*WHAT NEEDS TO BE DONE*
Transcribe the data in full; each line must match exactly.

*Dataset entries*
=======

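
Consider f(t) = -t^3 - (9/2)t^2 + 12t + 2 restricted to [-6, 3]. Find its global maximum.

17/2

The derivative is -3t^2 - 9t + 12, which vanishes at t = -4 and t = 1.
Compare values at every candidate in [-6, 3]: f(-6) = -16, f(-4) = -54, f(1) = 17/2, f(3) = -59/2.
Hence the absolute maximum is 17/2 at t = 1.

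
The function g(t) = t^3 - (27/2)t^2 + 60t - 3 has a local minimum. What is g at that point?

169/2

g'(t) = 3t^2 - 27t + 60. Setting g'(t) = 0 gives t ∈ {4, 5}.
Second-derivative test with g''(t) = 6t - 27: g''(4) = -3 < 0 ⇒ local maximum; g''(5) = 3 > 0 ⇒ local minimum.
The local minimum is g(5) = 169/2.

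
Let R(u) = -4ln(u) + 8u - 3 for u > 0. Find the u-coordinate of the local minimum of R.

R'(u) = -4/u + 8 = 0 gives u = 1/2.
R''(u) = 4/u², which is positive for u > 0, so this is a local minimum.
R(1/2) = -4·ln(1/2) + 4 - 3 ≈ 3.7726.

1/2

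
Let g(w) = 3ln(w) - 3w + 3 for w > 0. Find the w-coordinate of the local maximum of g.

g'(w) = 3/w − 3 = 0 gives w = 1.
g''(w) = -3/w², which is negative for w > 0, so this is a local maximum.
g(1) = 3·ln(1) - 3 + 3 ≈ 0.0000.

1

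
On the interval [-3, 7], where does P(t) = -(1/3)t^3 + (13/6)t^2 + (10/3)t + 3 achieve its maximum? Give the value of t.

P'(t) = -t^2 + (13/3)t + 10/3, which vanishes at t = -2/3 and t = 5.
Evaluating at the critical points and endpoints: P(-3) = 43/2,  P(-2/3) = 149/81,  P(5) = 193/6,  P(7) = 109/6.
The maximum over the interval is 193/6, attained at t = 5.

5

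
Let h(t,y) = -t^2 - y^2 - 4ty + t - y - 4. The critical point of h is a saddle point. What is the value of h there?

∂h/∂t = -2t - 4y + 1 = 0 and ∂h/∂y = -4t - 2y - 1 = 0, so (t, y) = (-1/2, 1/2).
The Hessian has h_{tt} = -2, h_{yy} = -2, h_{ty} = -4, giving D = -12 < 0, so the point is a saddle point.
h(-1/2, 1/2) = -9/2.

-9/2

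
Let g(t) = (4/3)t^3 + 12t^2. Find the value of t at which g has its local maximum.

Critical points: g'(t) = 4t^2 + 24t vanishes at t = -6, 0.
g''(t) = 8t + 24. g''(-6) = -24 < 0 ⇒ local maximum; g''(0) = 24 > 0 ⇒ local minimum.
So the local maximum value is g(-6) = 144.

-6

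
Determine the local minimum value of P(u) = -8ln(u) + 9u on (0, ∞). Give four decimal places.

8.9423

P'(u) = -8/u + 9 = 0 gives u = 8/9.
P''(u) = 8/u², which is positive for u > 0, so this is a local minimum.
P(8/9) = -8·ln(8/9) + 8 ≈ 8.9423.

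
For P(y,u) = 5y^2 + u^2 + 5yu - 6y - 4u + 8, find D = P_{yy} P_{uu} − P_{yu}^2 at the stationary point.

∂P/∂y = 10y + 5u - 6 = 0 and ∂P/∂u = 5y + 2u - 4 = 0, so (y, u) = (8/5, -2).
The Hessian has P_{yy} = 10, P_{uu} = 2, P_{yu} = 5, giving D = -5 < 0, so the point is a saddle point.
D = (10)·(2) − (5)^2 = -5.

-5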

=======

*RESULT FOR THIS EXERCISE*
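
Consider f(t) = -t^3 - (9/2)t^2 + 12t + 2 restricted to [-6, 3]. Find its global maximum.

17/2

The derivative is -3t^2 - 9t + 12, which vanishes at t = -4 and t = 1.
Compare values at every candidate in [-6, 3]: f(-6) = -16, f(-4) = -54, f(1) = 17/2, f(3) = -59/2.
Hence the absolute maximum is 17/2 at t = 1.

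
The function g(t) = t^3 - (27/2)t^2 + 60t - 3 has a local minimum. What is g at that point?

169/2

g'(t) = 3t^2 - 27t + 60. Setting g'(t) = 0 gives t ∈ {4, 5}.
Second-derivative test with g''(t) = 6t - 27: g''(4) = -3 < 0 ⇒ local maximum; g''(5) = 3 > 0 ⇒ local minimum.
The local minimum is g(5) = 169/2.

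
Let R(u) = -4ln(u) + 8u - 3 for u > 0. Find the u-coordinate of the local minimum of R.

R'(u) = -4/u + 8 = 0 gives u = 1/2.
R''(u) = 4/u², which is positive for u > 0, so this is a local minimum.
R(1/2) = -4·ln(1/2) + 4 - 3 ≈ 3.7726.

1/2

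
Let g(w) = 3ln(w) - 3w + 3 for w > 0. Find the w-coordinate of the local maximum of g.

g'(w) = 3/w − 3 = 0 gives w = 1.
g''(w) = -3/w², which is negative for w > 0, so this is a local maximum.
g(1) = 3·ln(1) - 3 + 3 ≈ 0.0000.

1

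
On the interval [-3, 7], where does P(t) = -(1/3)t^3 + (13/6)t^2 + (10/3)t + 3 achieve its maximum? Give the value of t.

P'(t) = -t^2 + (13/3)t + 10/3, which vanishes at t = -2/3 and t = 5.
Evaluating at the critical points and endpoints: P(-3) = 43/2,  P(-2/3) = 149/81,  P(5) = 193/6,  P(7) = 109/6.
The maximum over the interval is 193/6, attained at t = 5.

5

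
Let h(t,y) = -t^2 - y^2 - 4ty + t - y - 4. The critical point of h is a saddle point. What is the value of h there?

∂h/∂t = -2t - 4y + 1 = 0 and ∂h/∂y = -4t - 2y - 1 = 0, so (t, y) = (-1/2, 1/2).
The Hessian has h_{tt} = -2, h_{yy} = -2, h_{ty} = -4, giving D = -12 < 0, so the point is a saddle point.
h(-1/2, 1/2) = -9/2.

-9/2

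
Let g(t) = (4/3)t^3 + 12t^2. Find the value of t at which g has its local maximum.

Critical points: g'(t) = 4t^2 + 24t vanishes at t = -6, 0.
g''(t) = 8t + 24. g''(-6) = -24 < 0 ⇒ local maximum; g''(0) = 24 > 0 ⇒ local minimum.
So the local maximum value is g(-6) = 144.

-6

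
Determine the local minimum value of P(u) = -8ln(u) + 9u on (0, ∞). Give four decimal places.

8.9423

P'(u) = -8/u + 9 = 0 gives u = 8/9.
P''(u) = 8/u², which is positive for u > 0, so this is a local minimum.
P(8/9) = -8·ln(8/9) + 8 ≈ 8.9423.

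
For P(y,u) = 5y^2 + u^2 + 5yu - 6y - 4u + 8, find D = P_{yy} P_{uu} − P_{yu}^2 at the stationary point.

∂P/∂y = 10y + 5u - 6 = 0 and ∂P/∂u = 5y + 2u - 4 = 0, so (y, u) = (8/5, -2).
The Hessian has P_{yy} = 10, P_{uu} = 2, P_{yu} = 5, giving D = -5 < 0, so the point is a saddle point.
D = (10)·(2) − (5)^2 = -5.

-5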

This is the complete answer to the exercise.